• [ACTION ITEM]:
Could you reproduce, from the records below, everything from the line with "Answer: 53293" down to the line with "Answer: 260352", keeping both of those lines and changing nothing?

+++++

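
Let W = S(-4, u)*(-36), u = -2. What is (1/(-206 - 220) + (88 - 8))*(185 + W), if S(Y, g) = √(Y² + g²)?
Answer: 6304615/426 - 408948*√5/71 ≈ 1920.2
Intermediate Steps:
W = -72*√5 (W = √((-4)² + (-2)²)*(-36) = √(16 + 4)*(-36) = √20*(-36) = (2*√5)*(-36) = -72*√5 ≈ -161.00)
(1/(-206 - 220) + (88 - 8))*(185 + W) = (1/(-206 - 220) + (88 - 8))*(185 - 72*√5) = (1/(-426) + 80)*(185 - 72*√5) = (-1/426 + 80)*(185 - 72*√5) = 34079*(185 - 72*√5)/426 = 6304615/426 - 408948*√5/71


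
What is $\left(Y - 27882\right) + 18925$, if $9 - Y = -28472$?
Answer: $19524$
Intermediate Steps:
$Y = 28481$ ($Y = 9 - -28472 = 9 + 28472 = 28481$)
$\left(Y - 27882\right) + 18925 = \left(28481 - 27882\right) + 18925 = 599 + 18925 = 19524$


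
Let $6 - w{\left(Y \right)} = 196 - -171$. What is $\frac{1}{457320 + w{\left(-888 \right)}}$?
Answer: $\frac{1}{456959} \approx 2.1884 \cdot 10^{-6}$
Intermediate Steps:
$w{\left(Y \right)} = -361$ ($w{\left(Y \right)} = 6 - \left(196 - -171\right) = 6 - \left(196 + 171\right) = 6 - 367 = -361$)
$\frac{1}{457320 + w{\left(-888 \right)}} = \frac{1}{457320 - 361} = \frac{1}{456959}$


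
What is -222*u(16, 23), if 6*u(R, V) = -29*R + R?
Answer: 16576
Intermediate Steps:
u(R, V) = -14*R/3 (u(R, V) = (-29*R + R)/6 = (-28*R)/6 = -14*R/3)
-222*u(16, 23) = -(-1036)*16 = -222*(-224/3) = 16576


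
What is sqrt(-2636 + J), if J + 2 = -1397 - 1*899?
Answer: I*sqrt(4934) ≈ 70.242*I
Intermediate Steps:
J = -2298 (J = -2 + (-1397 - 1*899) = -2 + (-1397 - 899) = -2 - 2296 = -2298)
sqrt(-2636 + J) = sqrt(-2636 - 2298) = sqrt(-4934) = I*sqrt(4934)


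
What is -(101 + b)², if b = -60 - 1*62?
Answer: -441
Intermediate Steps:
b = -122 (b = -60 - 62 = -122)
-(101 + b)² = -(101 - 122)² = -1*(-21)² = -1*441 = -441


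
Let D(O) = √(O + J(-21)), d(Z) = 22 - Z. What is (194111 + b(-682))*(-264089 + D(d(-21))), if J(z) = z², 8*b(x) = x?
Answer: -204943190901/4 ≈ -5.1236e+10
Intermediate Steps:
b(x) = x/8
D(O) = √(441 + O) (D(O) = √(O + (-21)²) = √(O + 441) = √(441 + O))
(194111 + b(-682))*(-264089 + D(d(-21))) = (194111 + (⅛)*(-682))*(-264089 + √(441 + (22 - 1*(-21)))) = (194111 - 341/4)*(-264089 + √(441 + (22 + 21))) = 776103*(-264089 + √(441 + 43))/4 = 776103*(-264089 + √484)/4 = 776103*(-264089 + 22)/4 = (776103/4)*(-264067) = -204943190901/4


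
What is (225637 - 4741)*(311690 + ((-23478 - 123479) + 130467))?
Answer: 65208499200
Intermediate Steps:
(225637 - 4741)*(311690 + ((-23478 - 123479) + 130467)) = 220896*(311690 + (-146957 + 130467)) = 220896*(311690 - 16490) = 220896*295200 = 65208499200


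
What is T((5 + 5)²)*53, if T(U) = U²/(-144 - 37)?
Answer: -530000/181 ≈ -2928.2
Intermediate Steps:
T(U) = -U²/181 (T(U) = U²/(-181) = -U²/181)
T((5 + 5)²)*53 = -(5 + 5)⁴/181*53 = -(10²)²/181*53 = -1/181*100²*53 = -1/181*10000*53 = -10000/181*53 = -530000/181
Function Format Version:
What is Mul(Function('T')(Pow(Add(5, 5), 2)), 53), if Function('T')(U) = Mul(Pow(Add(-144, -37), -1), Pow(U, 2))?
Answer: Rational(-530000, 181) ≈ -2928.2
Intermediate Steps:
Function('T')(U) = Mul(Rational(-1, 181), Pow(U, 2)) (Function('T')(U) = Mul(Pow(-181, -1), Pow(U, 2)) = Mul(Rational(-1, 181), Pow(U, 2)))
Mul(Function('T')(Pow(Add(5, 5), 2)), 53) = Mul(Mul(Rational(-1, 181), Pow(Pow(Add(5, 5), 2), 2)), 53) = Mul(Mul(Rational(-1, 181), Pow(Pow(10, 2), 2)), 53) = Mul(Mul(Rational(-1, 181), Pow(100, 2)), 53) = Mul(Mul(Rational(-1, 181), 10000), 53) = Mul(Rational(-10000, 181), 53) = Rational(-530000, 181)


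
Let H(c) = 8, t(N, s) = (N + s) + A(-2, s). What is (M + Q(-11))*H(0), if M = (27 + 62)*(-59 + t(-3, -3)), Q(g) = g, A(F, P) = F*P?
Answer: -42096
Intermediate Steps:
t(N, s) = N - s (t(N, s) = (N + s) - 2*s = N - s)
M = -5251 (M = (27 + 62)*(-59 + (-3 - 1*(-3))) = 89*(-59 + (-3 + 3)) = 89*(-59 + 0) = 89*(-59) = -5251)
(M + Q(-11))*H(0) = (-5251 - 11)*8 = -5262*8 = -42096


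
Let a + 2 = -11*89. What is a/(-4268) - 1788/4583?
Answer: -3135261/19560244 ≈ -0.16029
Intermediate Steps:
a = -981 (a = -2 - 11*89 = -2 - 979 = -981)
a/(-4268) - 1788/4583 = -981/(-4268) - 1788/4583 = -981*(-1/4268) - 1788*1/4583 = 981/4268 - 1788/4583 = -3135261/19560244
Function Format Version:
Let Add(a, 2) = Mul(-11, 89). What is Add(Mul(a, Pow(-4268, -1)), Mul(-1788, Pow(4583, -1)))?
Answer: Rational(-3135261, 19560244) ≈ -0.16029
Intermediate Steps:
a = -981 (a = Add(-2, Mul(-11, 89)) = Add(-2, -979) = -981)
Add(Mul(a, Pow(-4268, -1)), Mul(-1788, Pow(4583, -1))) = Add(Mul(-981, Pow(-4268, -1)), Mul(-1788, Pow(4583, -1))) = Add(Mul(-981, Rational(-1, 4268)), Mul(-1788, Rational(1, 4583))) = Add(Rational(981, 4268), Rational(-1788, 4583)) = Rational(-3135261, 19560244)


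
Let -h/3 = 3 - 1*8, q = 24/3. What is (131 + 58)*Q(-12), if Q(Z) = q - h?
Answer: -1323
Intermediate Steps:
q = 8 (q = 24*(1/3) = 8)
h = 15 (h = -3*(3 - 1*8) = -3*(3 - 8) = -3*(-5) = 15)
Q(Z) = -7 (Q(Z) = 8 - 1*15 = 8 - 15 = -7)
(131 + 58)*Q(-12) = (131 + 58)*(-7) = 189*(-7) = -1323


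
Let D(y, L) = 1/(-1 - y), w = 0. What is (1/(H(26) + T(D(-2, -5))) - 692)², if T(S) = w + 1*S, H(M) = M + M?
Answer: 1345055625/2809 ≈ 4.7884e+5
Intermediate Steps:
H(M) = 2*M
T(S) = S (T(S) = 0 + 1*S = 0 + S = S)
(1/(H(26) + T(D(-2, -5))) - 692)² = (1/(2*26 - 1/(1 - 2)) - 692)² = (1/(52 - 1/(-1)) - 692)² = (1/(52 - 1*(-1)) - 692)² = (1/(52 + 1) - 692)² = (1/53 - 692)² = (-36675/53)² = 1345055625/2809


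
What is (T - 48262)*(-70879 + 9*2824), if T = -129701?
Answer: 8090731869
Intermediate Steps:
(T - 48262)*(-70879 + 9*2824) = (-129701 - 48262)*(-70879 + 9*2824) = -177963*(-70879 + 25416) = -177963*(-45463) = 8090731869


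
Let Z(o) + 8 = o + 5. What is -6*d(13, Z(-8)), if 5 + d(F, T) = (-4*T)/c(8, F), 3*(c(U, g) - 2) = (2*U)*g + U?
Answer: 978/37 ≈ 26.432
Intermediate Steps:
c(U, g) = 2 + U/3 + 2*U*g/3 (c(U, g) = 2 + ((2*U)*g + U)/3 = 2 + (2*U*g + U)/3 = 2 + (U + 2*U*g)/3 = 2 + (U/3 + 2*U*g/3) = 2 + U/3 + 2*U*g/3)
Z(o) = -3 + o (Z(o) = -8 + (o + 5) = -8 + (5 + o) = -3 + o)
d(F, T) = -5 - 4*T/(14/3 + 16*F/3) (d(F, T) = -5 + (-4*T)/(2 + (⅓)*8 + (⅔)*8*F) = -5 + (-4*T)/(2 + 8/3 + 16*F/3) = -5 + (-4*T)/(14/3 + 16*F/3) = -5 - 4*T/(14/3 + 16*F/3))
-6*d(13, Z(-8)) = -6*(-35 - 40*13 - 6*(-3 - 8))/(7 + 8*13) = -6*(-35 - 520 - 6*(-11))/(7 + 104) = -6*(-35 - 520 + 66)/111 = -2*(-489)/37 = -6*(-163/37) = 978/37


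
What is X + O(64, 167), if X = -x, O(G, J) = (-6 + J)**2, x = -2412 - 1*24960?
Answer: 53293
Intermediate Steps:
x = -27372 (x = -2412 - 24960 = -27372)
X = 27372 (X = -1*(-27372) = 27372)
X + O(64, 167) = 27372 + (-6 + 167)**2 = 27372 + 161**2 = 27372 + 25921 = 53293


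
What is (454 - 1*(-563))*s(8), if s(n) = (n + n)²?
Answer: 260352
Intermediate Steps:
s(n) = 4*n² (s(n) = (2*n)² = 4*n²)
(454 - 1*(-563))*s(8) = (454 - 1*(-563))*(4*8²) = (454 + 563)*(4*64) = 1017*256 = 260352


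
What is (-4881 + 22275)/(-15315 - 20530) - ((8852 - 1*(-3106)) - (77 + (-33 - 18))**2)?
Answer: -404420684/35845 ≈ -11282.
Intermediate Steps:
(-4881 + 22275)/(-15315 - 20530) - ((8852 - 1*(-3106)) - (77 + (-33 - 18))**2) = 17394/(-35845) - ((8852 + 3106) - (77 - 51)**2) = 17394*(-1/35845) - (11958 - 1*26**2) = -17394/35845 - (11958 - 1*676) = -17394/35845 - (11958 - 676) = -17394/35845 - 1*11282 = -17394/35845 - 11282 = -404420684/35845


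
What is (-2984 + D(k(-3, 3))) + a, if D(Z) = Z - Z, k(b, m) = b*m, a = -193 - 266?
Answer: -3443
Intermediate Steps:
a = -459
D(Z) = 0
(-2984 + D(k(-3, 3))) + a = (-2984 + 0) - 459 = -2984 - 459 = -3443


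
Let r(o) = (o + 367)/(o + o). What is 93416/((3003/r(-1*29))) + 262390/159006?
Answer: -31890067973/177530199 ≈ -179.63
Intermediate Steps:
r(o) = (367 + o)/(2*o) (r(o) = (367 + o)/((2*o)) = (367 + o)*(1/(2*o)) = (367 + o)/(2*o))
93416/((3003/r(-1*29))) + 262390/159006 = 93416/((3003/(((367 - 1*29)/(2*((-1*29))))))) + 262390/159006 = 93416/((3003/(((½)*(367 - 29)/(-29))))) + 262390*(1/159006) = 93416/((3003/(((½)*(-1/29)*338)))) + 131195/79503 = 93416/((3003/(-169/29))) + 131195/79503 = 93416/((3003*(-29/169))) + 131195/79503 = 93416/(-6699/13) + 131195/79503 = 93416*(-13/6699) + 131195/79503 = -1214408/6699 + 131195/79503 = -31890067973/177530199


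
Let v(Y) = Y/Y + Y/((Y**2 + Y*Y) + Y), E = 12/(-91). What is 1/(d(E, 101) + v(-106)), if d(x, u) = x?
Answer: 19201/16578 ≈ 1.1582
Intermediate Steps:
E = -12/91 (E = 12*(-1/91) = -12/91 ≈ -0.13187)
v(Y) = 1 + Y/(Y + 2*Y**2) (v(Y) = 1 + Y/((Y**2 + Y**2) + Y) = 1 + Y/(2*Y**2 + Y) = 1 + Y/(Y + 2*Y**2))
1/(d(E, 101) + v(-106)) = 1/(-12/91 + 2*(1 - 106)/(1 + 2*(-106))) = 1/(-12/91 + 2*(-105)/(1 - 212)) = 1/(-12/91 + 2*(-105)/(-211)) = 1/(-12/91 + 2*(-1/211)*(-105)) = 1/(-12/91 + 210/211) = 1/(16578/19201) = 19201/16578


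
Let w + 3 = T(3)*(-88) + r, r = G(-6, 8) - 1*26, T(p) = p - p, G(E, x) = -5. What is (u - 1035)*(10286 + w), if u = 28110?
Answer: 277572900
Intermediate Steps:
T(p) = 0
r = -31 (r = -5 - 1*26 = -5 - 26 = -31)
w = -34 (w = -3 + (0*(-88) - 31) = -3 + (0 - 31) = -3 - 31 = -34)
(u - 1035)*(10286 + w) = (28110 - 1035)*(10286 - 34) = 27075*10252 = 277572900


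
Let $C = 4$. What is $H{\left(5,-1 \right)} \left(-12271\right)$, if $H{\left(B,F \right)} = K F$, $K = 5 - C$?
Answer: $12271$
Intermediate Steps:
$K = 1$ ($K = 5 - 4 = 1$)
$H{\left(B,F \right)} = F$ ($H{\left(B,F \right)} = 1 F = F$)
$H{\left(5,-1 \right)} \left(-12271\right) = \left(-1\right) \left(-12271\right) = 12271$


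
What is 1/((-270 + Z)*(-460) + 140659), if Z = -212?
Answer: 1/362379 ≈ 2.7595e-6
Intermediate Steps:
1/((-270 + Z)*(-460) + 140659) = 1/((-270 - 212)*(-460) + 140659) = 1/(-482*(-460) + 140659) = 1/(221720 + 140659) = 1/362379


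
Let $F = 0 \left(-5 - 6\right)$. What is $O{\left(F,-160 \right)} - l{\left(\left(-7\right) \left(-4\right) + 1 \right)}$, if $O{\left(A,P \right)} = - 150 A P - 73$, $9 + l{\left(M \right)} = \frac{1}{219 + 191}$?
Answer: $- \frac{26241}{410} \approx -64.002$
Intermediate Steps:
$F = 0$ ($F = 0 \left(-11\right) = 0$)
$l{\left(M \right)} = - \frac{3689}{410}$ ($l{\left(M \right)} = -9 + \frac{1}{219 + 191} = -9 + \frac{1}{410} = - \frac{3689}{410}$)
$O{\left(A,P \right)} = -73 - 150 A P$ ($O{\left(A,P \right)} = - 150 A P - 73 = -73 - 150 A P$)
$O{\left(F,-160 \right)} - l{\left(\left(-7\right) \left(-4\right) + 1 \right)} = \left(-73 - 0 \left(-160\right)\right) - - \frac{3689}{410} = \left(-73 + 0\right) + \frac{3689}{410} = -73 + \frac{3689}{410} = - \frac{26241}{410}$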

+++++

• [ANSWER TO THE EXERCISE]:
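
Answer: 53293
Intermediate Steps:
x = -27372 (x = -2412 - 24960 = -27372)
X = 27372 (X = -1*(-27372) = 27372)
X + O(64, 167) = 27372 + (-6 + 167)**2 = 27372 + 161**2 = 27372 + 25921 = 53293


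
What is (454 - 1*(-563))*s(8), if s(n) = (n + n)²?
Answer: 260352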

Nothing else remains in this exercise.